**Exercise brief:** Find the lines below that contain "Butcher" and tally them. Return only the total.

════════════════════

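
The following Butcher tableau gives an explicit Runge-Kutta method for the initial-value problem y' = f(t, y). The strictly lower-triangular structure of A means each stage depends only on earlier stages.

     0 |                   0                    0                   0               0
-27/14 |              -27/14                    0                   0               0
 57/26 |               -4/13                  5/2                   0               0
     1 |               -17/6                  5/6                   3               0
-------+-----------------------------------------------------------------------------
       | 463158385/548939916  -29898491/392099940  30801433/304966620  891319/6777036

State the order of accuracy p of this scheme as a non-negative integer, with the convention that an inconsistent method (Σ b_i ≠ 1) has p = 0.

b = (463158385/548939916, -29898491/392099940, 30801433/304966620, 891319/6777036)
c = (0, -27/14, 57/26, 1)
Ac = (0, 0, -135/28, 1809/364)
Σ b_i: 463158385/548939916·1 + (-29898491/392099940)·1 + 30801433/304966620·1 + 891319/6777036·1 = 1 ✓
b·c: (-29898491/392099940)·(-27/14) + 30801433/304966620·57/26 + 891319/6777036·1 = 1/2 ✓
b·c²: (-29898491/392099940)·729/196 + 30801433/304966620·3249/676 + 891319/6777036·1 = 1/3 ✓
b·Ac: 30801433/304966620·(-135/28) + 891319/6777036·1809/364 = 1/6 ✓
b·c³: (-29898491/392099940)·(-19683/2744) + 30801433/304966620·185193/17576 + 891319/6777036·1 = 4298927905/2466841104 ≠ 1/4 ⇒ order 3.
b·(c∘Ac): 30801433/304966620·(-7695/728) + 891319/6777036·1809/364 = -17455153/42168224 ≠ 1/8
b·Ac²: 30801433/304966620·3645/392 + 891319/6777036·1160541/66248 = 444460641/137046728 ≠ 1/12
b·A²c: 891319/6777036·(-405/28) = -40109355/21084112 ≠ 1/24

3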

════════════════════

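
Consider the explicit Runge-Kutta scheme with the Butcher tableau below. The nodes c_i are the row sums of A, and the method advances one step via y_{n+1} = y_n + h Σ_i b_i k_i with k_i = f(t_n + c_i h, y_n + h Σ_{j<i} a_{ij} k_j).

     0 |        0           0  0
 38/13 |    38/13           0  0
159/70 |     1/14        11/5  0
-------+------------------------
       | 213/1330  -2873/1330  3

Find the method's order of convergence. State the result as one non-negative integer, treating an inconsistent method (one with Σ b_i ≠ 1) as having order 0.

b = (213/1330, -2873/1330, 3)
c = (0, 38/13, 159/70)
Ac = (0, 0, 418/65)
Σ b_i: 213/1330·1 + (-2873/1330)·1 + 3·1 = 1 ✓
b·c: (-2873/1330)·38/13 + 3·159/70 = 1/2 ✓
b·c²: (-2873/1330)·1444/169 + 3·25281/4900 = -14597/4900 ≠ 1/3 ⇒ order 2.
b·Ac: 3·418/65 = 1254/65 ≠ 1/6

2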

════════════════════

**Answer to the exercise:** 2